• _Work to be completed_:
Give the records again, every one, exactly.

• _The data_:
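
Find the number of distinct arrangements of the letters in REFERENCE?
7,560

Reasoning: Word has 9 letters (R=2, E=4, F=1, N=1, C=1). Arrangements: 9!/Π(k!) = 7,560.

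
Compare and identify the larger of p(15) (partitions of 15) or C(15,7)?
C(15,7)
Pentagonal recurrence p(n) = p(n−1) + p(n−2) − p(n−5) − p(n−7) + …: p(15) = p(14) + p(13) − p(10) − p(8) + p(3) + p(0) = 135 + 101 − 42 − 22 + 3 + 1 = 176; C(15,7) = 6,435.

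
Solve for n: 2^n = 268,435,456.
28

Working:
268,435,456 = 1,024 × 1,024 × 256 = 2^10 × 2^10 × 2^8 = 2^28, so n = 28.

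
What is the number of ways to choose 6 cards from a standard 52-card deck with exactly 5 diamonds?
50,193
13 diamonds and 39 non-diamonds: C(13,5) × C(39,1) = 1287 × 39 = 50,193.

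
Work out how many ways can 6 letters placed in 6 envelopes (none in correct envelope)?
265
Using D(n) = (n-1)[D(n-1) + D(n-2)]:
D(6) = (6-1) × [D(5) + D(4)]
      = 5 × [44 + 9]
      = 5 × 53
      = 265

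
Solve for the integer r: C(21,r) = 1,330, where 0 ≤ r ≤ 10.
3

Solution: C(21,r) is increasing for 0 ≤ r ≤ 10. Stepping up (C(21,r+1) = C(21,r)·(21−r)/(r+1)): C(21,1) = 21, C(21,2) = 210, C(21,3) = 1,330 ✓. So r = 3.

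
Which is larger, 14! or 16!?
14!=87,178,291,200, 16!=20,922,789,888,000. 16! > 14!.
Final answer: 16!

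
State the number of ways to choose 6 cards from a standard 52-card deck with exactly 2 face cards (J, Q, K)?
6,031,740

12 face cards and 40 non-face cards: C(12,2) × C(40,4) = 66 × 91,390 = 6,031,740.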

• _Reply to the exercise_:
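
Find the number of distinct arrangements of the letters in REFERENCE?
7,560

Reasoning: Word has 9 letters (R=2, E=4, F=1, N=1, C=1). Arrangements: 9!/Π(k!) = 7,560.

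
Compare and identify the larger of p(15) (partitions of 15) or C(15,7)?
C(15,7)
Pentagonal recurrence p(n) = p(n−1) + p(n−2) − p(n−5) − p(n−7) + …: p(15) = p(14) + p(13) − p(10) − p(8) + p(3) + p(0) = 135 + 101 − 42 − 22 + 3 + 1 = 176; C(15,7) = 6,435.

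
Solve for n: 2^n = 268,435,456.
28

Working:
268,435,456 = 1,024 × 1,024 × 256 = 2^10 × 2^10 × 2^8 = 2^28, so n = 28.

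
What is the number of ways to choose 6 cards from a standard 52-card deck with exactly 5 diamonds?
50,193
13 diamonds and 39 non-diamonds: C(13,5) × C(39,1) = 1287 × 39 = 50,193.

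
Work out how many ways can 6 letters placed in 6 envelopes (none in correct envelope)?
265
Using D(n) = (n-1)[D(n-1) + D(n-2)]:
D(6) = (6-1) × [D(5) + D(4)]
      = 5 × [44 + 9]
      = 5 × 53
      = 265

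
Solve for the integer r: C(21,r) = 1,330, where 0 ≤ r ≤ 10.
3

Solution: C(21,r) is increasing for 0 ≤ r ≤ 10. Stepping up (C(21,r+1) = C(21,r)·(21−r)/(r+1)): C(21,1) = 21, C(21,2) = 210, C(21,3) = 1,330 ✓. So r = 3.

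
Which is larger, 14! or 16!?
14!=87,178,291,200, 16!=20,922,789,888,000. 16! > 14!.
Final answer: 16!

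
State the number of ways to choose 6 cards from a standard 52-card deck with exactly 2 face cards (J, Q, K)?
6,031,740

12 face cards and 40 non-face cards: C(12,2) × C(40,4) = 66 × 91,390 = 6,031,740.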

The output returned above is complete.